Exercise data
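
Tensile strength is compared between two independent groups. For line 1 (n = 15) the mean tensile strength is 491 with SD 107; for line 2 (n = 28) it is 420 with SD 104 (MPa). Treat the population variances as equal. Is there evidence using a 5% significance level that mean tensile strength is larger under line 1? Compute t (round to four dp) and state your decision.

Let group 1 = line 1, group 2 = line 2. H0: μ_1 = μ_2; H1: μ_1 > μ_2 (two-sample pooled-variance t-test, right-tailed).
s_p² = [(15−1)·107² + (28−1)·104²]/(15+28−2) = 11032.1
t = (491 − 420)/√[11032.1·(1/15 + 1/28)] = 2.1126
df = n₁ + n₂ − 2 = 41
p-value = P(T ≥ 2.1126) ≈ 0.0204
Since p ≈ 0.0204 < α = 0.05, reject H0; the evidence is statistically significant.

t = 2.1126; reject H0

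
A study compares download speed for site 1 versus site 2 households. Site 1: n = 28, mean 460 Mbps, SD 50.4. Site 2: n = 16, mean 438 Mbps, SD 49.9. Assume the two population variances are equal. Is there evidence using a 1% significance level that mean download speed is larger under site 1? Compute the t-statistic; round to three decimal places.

1.398

Let group 1 = site 1, group 2 = site 2. H0: μ_1 = μ_2; H1: μ_1 > μ_2 (two-sample pooled-variance t-test, right-tailed).
s_p² = [(28−1)·50.4² + (16−1)·49.9²]/(28+16−2) = 2522.25
t = (460 − 438)/√[2522.25·(1/28 + 1/16)] = 1.398
df = n₁ + n₂ − 2 = 42
p-value = P(T ≥ 1.398) ≈ 0.0848
Since p ≈ 0.0848 > α = 0.01, fail to reject H0; the evidence is not statistically significant.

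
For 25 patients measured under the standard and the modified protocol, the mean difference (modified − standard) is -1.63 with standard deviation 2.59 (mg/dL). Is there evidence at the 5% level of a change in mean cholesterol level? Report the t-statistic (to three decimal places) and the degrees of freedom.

H0: μ_d = 0; H1: μ_d ≠ 0 (paired t-test on the differences, two-sided).
t = d̄/(s_d/√n) = -1.63/(2.59/√25) = -3.147
df = n − 1 = 24
Two-sided p-value ≈ 0.004
Since p ≈ 0.004 < α = 0.05, reject H0; the evidence is statistically significant.

t = -3.147, df = 24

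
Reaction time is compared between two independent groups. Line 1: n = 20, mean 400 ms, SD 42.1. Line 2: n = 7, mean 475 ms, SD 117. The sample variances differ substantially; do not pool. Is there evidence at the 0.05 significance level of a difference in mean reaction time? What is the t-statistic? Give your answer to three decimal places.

Let group 1 = line 1, group 2 = line 2. H0: μ_1 = μ_2; H1: μ_1 ≠ μ_2 (Welch's two-sample t-test, two-sided).
t = (x̄_1 − x̄_2)/√(s_1²/n_1 + s_2²/n_2) = (400 − 475)/√(42.1²/20 + 117²/7) = -1.659
Welch–Satterthwaite df ≈ 6.55
Two-sided p-value ≈ 0.1440
Since p ≈ 0.1440 > α = 0.05, fail to reject H0; the data do not provide sufficient evidence against H0.

-1.659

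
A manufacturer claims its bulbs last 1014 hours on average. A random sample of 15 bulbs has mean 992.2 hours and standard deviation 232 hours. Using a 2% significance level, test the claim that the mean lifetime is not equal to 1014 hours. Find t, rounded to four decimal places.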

Exercise details
The answer must be the full data, repeated word for word.

Output
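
Tensile strength is compared between two independent groups. For line 1 (n = 15) the mean tensile strength is 491 with SD 107; for line 2 (n = 28) it is 420 with SD 104 (MPa). Treat the population variances as equal. Is there evidence using a 5% significance level that mean tensile strength is larger under line 1? Compute t (round to four dp) and state your decision.

Let group 1 = line 1, group 2 = line 2. H0: μ_1 = μ_2; H1: μ_1 > μ_2 (two-sample pooled-variance t-test, right-tailed).
s_p² = [(15−1)·107² + (28−1)·104²]/(15+28−2) = 11032.1
t = (491 − 420)/√[11032.1·(1/15 + 1/28)] = 2.1126
df = n₁ + n₂ − 2 = 41
p-value = P(T ≥ 2.1126) ≈ 0.0204
Since p ≈ 0.0204 < α = 0.05, reject H0; the evidence is statistically significant.

t = 2.1126; reject H0

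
A study compares download speed for site 1 versus site 2 households. Site 1: n = 28, mean 460 Mbps, SD 50.4. Site 2: n = 16, mean 438 Mbps, SD 49.9. Assume the two population variances are equal. Is there evidence using a 1% significance level that mean download speed is larger under site 1? Compute the t-statistic; round to three decimal places.

1.398

Let group 1 = site 1, group 2 = site 2. H0: μ_1 = μ_2; H1: μ_1 > μ_2 (two-sample pooled-variance t-test, right-tailed).
s_p² = [(28−1)·50.4² + (16−1)·49.9²]/(28+16−2) = 2522.25
t = (460 − 438)/√[2522.25·(1/28 + 1/16)] = 1.398
df = n₁ + n₂ − 2 = 42
p-value = P(T ≥ 1.398) ≈ 0.0848
Since p ≈ 0.0848 > α = 0.01, fail to reject H0; the evidence is not statistically significant.

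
For 25 patients measured under the standard and the modified protocol, the mean difference (modified − standard) is -1.63 with standard deviation 2.59 (mg/dL). Is there evidence at the 5% level of a change in mean cholesterol level? Report the t-statistic (to three decimal places) and the degrees of freedom.

H0: μ_d = 0; H1: μ_d ≠ 0 (paired t-test on the differences, two-sided).
t = d̄/(s_d/√n) = -1.63/(2.59/√25) = -3.147
df = n − 1 = 24
Two-sided p-value ≈ 0.004
Since p ≈ 0.004 < α = 0.05, reject H0; the evidence is statistically significant.

t = -3.147, df = 24

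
Reaction time is compared between two independent groups. Line 1: n = 20, mean 400 ms, SD 42.1. Line 2: n = 7, mean 475 ms, SD 117. The sample variances differ substantially; do not pool. Is there evidence at the 0.05 significance level of a difference in mean reaction time? What is the t-statistic? Give your answer to three decimal places.

Let group 1 = line 1, group 2 = line 2. H0: μ_1 = μ_2; H1: μ_1 ≠ μ_2 (Welch's two-sample t-test, two-sided).
t = (x̄_1 − x̄_2)/√(s_1²/n_1 + s_2²/n_2) = (400 − 475)/√(42.1²/20 + 117²/7) = -1.659
Welch–Satterthwaite df ≈ 6.55
Two-sided p-value ≈ 0.1440
Since p ≈ 0.1440 > α = 0.05, fail to reject H0; the data do not provide sufficient evidence against H0.

-1.659

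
A manufacturer claims its bulbs last 1014 hours on average. A random sample of 15 bulbs has mean 992.2 hours and standard deviation 232 hours. Using a 2% significance level, test the claim that the mean lifetime is not equal to 1014 hours. Find t, rounded to four decimal places.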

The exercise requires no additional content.